_THE PROBLEM_
Counting the line with "The inspection period is" as the last one, copy out the lines of the data exactly from the first onward.

Collected data
◆ ◆ ◆ ◆ ◆
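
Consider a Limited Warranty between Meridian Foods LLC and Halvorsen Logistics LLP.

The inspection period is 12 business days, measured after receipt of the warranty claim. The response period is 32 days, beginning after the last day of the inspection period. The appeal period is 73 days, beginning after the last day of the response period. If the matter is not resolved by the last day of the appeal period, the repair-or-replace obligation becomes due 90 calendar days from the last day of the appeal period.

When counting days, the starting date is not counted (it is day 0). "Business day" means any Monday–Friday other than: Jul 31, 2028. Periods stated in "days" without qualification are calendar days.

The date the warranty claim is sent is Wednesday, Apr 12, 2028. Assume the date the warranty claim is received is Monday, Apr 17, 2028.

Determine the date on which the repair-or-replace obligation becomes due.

Nov 14, 2028

From Monday, Apr 17, 2028, 12 business days (Apr 18, Apr 19, Apr 20, Apr 21, …, May 1, May 2, May 3, skipping weekends) brings us to Wednesday, May 3, 2028, which is the last day of the inspection period.
Adding 32 calendar days to May 3, 2028 gives Jun 4, 2028, which is the last day of the response period.
The last day of the appeal period: 73 calendar days after Jun 4, 2028 is Aug 16, 2028.
The date on which the repair-or-replace obligation becomes due: Aug 16, 2028 + 90 days = Nov 14, 2028.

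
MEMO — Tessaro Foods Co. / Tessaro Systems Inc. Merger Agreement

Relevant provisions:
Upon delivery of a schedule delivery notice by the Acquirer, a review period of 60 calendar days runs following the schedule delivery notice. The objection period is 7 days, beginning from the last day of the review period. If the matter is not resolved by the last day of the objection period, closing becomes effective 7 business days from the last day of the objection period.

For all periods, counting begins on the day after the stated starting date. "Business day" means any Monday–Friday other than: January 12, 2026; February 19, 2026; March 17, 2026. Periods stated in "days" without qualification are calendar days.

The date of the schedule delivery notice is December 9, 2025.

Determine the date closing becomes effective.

February 25, 2026

The last day of the review period: December 9, 2025 + 60 days = February 7, 2026.
Adding 7 calendar days to February 7, 2026 gives February 14, 2026, which is the last day of the objection period.
The date closing becomes effective: 7 business days after Saturday, February 14, 2026, skipping weekends and the listed holiday on Feb 19 — Feb 16, Feb 17, Feb 18, Feb 20, Feb 23, Feb 24, Feb 25 — lands on Wednesday, February 25, 2026.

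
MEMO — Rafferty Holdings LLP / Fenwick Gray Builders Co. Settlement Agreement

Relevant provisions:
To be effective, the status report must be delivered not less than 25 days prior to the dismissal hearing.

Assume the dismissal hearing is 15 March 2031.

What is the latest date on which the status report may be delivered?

18 February 2031

15 March 2031 minus 25 days is 18 February 2031.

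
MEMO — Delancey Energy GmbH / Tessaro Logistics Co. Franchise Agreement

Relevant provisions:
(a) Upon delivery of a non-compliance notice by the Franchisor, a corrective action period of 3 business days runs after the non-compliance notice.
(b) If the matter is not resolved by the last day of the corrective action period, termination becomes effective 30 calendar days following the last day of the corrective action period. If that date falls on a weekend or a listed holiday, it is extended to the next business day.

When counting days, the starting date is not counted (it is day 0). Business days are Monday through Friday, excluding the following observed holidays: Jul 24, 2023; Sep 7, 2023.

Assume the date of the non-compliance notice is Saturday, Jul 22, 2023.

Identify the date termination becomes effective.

Aug 28, 2023

The last day of the corrective action period: counting 3 business days from Saturday, Jul 22, 2023 (Jul 25, Jul 26, Jul 27, skipping weekends and the listed holiday on Jul 24) reaches Thursday, Jul 27, 2023.
The date termination becomes effective: Jul 27, 2023 + 30 days = Aug 26, 2023. That falls on a Saturday, so it rolls to the next business day, Monday, Aug 28, 2023.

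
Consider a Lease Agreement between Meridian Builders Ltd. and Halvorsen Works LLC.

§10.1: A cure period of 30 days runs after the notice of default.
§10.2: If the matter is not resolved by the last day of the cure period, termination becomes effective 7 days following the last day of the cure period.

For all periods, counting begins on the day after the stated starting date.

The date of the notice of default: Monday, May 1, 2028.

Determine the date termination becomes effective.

Jun 7, 2028

The last day of the cure period: 30 calendar days after May 1, 2028 is May 31, 2028.
Adding 7 calendar days to May 31, 2028 gives Jun 7, 2028, which is the date termination becomes effective.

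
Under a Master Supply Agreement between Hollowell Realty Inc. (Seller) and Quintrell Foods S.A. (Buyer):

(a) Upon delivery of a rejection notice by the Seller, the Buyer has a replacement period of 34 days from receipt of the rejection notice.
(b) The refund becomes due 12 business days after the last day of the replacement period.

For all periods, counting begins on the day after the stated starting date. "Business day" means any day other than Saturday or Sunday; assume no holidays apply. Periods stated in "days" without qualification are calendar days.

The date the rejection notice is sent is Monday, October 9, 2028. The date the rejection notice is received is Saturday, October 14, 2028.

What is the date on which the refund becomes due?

December 5, 2028

Adding 34 calendar days to October 14, 2028 gives November 17, 2028, which is the last day of the replacement period.
The date on which the refund becomes due: 12 business days after Friday, November 17, 2028, skipping weekends — Nov 20, Nov 21, Nov 22, Nov 23, …, Dec 1, Dec 4, Dec 5 — lands on Tuesday, December 5, 2028.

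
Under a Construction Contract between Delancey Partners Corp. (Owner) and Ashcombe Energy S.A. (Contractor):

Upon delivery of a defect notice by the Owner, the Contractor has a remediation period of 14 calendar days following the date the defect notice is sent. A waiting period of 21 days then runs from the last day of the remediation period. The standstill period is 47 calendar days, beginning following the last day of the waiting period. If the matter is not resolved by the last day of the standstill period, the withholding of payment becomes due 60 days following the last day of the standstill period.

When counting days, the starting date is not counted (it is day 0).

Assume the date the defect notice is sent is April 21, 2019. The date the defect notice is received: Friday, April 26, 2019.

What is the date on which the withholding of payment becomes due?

September 10, 2019

The last day of the remediation period: April 21, 2019 + 14 days = May 5, 2019.
The last day of the waiting period: 21 calendar days after May 5, 2019 is May 26, 2019.
The last day of the standstill period: May 26, 2019 + 47 days = July 12, 2019.
The date on which the withholding of payment becomes due: 60 calendar days after July 12, 2019 is September 10, 2019.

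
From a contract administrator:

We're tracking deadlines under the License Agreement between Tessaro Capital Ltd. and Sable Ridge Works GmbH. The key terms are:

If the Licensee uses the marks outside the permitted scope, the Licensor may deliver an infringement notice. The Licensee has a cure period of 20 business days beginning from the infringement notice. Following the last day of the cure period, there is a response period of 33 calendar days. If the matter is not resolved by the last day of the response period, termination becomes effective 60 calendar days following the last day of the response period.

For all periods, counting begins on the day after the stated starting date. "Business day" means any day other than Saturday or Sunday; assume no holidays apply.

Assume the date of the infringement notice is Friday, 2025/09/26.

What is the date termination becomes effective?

2026/01/25

The last day of the cure period: counting 20 business days from Friday, 2025/09/26 (Sep 29, Sep 30, Oct 1, Oct 2, …, Oct 22, Oct 23, Oct 24, skipping weekends) reaches Friday, 2025/10/24.
The last day of the response period: 33 calendar days after 2025/10/24 is 2025/11/26.
Adding 60 calendar days to 2025/11/26 gives 2026/01/25, which is the date termination becomes effective.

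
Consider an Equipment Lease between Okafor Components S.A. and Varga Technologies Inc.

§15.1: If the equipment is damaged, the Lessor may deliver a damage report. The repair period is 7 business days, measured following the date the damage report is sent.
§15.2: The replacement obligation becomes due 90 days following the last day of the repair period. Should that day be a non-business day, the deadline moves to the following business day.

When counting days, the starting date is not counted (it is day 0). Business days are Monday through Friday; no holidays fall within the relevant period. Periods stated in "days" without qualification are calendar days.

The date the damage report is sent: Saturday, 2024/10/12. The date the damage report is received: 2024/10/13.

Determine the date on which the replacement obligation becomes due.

The last day of the repair period: counting 7 business days from Saturday, 2024/10/12 (Oct 14, Oct 15, Oct 16, Oct 17, Oct 18, Oct 21, Oct 22, skipping weekends) reaches Tuesday, 2024/10/22.
The date on which the replacement obligation becomes due: 90 calendar days after 2024/10/22 is 2025/01/20. 2025/01/20 is a Monday, so no roll-forward applies.

2025/01/20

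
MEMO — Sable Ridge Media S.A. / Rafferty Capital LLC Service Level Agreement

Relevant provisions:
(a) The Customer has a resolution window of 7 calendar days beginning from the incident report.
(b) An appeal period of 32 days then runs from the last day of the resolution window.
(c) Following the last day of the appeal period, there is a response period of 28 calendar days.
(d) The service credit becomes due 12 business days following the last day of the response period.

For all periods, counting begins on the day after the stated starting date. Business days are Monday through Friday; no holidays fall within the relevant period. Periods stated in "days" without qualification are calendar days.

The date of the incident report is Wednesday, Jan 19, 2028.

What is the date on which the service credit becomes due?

Apr 11, 2028

The last day of the resolution window: 7 calendar days after Jan 19, 2028 is Jan 26, 2028.
Adding 32 calendar days to Jan 26, 2028 gives Feb 27, 2028, which is the last day of the appeal period.
The last day of the response period: 28 calendar days after Feb 27, 2028 is Mar 26, 2028.
The date on which the service credit becomes due: counting 12 business days from Sunday, Mar 26, 2028 (Mar 27, Mar 28, Mar 29, Mar 30, …, Apr 7, Apr 10, Apr 11, skipping weekends) reaches Tuesday, Apr 11, 2028.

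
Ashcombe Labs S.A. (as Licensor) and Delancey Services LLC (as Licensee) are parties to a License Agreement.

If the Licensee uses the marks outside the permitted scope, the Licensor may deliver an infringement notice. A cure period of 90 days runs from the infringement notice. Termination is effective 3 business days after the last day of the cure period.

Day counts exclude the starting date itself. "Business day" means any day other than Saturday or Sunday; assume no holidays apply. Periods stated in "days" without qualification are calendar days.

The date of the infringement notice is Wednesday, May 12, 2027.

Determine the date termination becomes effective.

The last day of the cure period: 90 calendar days after May 12, 2027 is Aug 10, 2027.
The date termination becomes effective: 3 business days after Tuesday, Aug 10, 2027, skipping weekends — Aug 11, Aug 12, Aug 13 — lands on Friday, Aug 13, 2027.

Aug 13, 2027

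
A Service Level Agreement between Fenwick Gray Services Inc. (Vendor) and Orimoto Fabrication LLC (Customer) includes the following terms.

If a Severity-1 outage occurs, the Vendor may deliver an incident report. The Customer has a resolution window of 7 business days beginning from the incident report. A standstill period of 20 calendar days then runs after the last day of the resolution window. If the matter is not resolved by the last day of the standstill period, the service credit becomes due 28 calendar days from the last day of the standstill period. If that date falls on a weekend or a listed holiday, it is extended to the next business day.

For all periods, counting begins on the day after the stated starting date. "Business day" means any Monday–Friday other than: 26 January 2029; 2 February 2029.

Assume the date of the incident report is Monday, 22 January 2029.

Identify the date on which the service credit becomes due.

From Monday, 22 January 2029, 7 business days (Jan 23, Jan 24, Jan 25, Jan 29, Jan 30, Jan 31, Feb 1, skipping weekends and the listed holiday on Jan 26) brings us to Thursday, 1 February 2029, which is the last day of the resolution window.
The last day of the standstill period: 1 February 2029 + 20 days = 21 February 2029.
Adding 28 calendar days to 21 February 2029 gives 21 March 2029, which is the date on which the service credit becomes due. 21 March 2029 is a Wednesday and is not a listed holiday, so no roll-forward applies.

21 March 2029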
◆ ◆ ◆ ◆ ◆
_WRITTEN ANSWER_
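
Consider a Limited Warranty between Meridian Foods LLC and Halvorsen Logistics LLP.

The inspection period is 12 business days, measured after receipt of the warranty claim. The response period is 32 days, beginning after the last day of the inspection period. The appeal period is 73 days, beginning after the last day of the response period. If the matter is not resolved by the last day of the appeal period, the repair-or-replace obligation becomes due 90 calendar days from the last day of the appeal period.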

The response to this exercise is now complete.